YOUR OBJECTIVE |
Only the lines below from the one containing "resources (R2, R1, R3); free pool (2, 1, 0)" to the one containing "P1: alloc=(0, 2, 0), max=(3, 2, 2)" should be repeated, both included and unchanged.

RECORDS SUPPLIED |
____
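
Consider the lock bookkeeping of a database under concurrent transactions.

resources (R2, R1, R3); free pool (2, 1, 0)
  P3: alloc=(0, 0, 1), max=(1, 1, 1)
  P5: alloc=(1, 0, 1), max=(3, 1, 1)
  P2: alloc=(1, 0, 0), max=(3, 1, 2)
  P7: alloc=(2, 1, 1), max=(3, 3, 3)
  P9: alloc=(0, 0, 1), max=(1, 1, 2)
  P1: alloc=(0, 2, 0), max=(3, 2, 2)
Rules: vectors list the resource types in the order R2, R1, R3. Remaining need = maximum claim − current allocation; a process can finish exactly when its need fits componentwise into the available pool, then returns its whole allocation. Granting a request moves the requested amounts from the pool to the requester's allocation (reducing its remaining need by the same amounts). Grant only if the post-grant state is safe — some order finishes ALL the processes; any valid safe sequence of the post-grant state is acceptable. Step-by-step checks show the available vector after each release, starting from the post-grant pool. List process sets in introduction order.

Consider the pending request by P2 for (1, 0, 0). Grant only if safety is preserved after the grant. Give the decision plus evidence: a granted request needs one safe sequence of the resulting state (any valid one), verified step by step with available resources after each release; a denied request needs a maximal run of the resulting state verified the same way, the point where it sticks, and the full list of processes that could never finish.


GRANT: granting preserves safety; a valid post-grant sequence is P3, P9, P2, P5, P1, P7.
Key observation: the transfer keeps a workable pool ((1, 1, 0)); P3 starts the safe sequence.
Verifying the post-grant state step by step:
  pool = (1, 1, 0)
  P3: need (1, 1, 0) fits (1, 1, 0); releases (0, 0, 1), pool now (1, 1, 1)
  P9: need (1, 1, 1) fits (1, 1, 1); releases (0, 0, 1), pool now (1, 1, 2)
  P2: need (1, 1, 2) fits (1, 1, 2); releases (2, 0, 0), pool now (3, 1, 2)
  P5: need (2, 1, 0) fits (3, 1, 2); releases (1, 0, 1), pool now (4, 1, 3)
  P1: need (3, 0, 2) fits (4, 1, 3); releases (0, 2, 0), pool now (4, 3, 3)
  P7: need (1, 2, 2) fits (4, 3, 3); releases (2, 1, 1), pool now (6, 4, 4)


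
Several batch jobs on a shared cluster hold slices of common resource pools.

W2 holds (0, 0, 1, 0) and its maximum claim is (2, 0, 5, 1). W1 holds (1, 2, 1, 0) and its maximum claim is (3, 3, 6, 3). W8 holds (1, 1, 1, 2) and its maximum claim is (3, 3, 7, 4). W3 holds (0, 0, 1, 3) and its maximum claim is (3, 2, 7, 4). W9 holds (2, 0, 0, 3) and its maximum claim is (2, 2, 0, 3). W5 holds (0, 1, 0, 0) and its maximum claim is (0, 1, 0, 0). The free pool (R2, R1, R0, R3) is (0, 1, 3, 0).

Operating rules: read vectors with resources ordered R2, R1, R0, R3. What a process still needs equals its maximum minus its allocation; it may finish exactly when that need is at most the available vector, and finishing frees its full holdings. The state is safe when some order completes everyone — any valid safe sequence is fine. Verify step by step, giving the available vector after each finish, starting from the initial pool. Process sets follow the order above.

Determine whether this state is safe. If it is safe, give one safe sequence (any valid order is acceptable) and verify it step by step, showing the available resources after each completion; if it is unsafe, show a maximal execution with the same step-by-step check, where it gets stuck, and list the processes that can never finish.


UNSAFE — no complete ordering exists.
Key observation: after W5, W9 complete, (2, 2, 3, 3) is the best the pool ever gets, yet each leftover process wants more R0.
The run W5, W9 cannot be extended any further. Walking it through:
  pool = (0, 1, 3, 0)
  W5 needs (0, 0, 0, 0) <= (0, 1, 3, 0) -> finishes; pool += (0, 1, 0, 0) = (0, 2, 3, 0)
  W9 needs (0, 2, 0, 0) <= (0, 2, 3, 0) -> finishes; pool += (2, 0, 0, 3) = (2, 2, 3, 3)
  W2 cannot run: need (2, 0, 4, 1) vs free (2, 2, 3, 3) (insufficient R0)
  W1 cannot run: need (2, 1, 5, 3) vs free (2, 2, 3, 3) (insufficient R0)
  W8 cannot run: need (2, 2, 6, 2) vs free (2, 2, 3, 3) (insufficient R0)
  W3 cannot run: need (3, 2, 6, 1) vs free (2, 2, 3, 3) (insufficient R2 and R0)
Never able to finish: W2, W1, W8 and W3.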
____
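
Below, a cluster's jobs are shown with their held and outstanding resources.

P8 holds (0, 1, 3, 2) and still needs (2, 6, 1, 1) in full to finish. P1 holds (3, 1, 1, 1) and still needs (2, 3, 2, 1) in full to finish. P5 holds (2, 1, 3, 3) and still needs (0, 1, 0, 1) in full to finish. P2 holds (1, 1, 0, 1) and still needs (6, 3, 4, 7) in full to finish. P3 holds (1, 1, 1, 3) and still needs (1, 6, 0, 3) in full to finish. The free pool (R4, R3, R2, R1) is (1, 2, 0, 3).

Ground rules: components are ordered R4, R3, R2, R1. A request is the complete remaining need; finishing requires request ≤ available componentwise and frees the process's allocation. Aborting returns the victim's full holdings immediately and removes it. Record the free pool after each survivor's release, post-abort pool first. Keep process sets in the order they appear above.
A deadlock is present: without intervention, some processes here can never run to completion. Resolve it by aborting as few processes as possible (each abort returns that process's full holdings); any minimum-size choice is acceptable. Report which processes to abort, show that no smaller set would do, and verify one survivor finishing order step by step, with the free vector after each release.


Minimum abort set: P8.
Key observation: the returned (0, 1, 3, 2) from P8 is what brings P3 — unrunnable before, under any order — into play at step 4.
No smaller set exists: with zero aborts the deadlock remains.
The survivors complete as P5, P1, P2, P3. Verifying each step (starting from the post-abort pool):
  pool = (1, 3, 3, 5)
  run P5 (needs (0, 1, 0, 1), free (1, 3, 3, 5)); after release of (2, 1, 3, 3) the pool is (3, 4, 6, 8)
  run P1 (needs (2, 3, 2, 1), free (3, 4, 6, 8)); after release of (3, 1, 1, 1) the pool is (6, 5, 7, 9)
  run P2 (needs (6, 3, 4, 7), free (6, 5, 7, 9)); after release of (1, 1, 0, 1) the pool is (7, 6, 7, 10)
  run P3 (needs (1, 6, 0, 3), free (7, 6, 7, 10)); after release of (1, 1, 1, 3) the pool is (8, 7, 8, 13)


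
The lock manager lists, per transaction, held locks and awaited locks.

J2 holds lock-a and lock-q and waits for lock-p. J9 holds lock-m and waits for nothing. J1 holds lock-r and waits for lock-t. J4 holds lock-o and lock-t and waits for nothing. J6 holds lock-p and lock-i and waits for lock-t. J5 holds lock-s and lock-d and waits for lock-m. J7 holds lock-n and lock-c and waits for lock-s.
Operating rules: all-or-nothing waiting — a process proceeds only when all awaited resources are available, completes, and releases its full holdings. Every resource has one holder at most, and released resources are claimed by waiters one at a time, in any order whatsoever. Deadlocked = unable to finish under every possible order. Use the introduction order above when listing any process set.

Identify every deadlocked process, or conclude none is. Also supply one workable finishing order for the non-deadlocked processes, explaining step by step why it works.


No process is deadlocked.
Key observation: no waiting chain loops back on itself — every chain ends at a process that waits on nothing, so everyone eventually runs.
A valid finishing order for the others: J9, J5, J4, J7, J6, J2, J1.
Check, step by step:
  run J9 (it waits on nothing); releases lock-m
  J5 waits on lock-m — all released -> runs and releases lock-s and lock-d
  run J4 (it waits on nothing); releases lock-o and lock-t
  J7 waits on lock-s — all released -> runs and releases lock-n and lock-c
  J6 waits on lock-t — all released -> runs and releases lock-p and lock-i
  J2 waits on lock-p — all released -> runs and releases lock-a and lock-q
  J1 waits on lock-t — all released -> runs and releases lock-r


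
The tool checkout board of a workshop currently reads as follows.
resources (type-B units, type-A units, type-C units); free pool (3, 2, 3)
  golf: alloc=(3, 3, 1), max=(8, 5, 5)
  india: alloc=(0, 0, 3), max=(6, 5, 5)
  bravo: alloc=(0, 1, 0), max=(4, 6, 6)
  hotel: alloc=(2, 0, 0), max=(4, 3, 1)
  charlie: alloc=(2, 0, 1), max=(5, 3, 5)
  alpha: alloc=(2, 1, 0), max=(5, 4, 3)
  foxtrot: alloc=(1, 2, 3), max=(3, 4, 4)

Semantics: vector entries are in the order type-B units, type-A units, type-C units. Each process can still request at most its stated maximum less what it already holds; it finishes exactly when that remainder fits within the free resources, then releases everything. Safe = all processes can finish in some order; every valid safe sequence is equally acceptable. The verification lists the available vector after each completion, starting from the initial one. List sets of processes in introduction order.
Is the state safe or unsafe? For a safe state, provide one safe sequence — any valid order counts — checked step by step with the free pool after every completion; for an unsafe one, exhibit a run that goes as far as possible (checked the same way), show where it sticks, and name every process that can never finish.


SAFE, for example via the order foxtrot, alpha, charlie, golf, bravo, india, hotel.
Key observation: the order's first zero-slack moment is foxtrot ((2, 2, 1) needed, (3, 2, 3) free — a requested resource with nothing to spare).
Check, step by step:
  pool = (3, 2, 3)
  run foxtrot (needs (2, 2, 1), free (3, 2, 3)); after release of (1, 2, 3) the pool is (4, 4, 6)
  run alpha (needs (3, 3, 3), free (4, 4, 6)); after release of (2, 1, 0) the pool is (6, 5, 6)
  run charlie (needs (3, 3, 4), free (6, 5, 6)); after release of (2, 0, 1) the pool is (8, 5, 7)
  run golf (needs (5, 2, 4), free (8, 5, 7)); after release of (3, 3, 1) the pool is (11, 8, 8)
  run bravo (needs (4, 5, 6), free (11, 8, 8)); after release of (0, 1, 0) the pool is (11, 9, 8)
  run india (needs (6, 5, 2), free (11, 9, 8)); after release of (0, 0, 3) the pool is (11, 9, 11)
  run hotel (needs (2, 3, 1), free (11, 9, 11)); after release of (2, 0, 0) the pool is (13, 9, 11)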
____
ANSWER SPACE |
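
resources (R2, R1, R3); free pool (2, 1, 0)
  P3: alloc=(0, 0, 1), max=(1, 1, 1)
  P5: alloc=(1, 0, 1), max=(3, 1, 1)
  P2: alloc=(1, 0, 0), max=(3, 1, 2)
  P7: alloc=(2, 1, 1), max=(3, 3, 3)
  P9: alloc=(0, 0, 1), max=(1, 1, 2)
  P1: alloc=(0, 2, 0), max=(3, 2, 2)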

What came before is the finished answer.